**Requirement:** All of the data, from the first line to the last, should be reproduced without alteration.

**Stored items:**
*** Begin section ***
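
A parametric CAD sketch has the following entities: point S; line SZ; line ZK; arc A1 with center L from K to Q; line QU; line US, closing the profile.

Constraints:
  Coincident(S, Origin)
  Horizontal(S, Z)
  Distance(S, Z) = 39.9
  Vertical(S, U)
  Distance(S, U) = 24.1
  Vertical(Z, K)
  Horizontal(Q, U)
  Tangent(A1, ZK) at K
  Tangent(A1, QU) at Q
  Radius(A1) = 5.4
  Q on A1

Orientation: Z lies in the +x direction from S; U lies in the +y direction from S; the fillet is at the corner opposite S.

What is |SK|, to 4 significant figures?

44.06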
*** End section ***
**Exercise answer:**
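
A parametric CAD sketch has the following entities: point S; line SZ; line ZK; arc A1 with center L from K to Q; line QU; line US, closing the profile.

Constraints:
  Coincident(S, Origin)
  Horizontal(S, Z)
  Distance(S, Z) = 39.9
  Vertical(S, U)
  Distance(S, U) = 24.1
  Vertical(Z, K)
  Horizontal(Q, U)
  Tangent(A1, ZK) at K
  Tangent(A1, QU) at Q
  Radius(A1) = 5.4
  Q on A1

Orientation: Z lies in the +x direction from S; U lies in the +y direction from S; the fillet is at the corner opposite S.

What is |SK|, to 4 significant figures?

44.06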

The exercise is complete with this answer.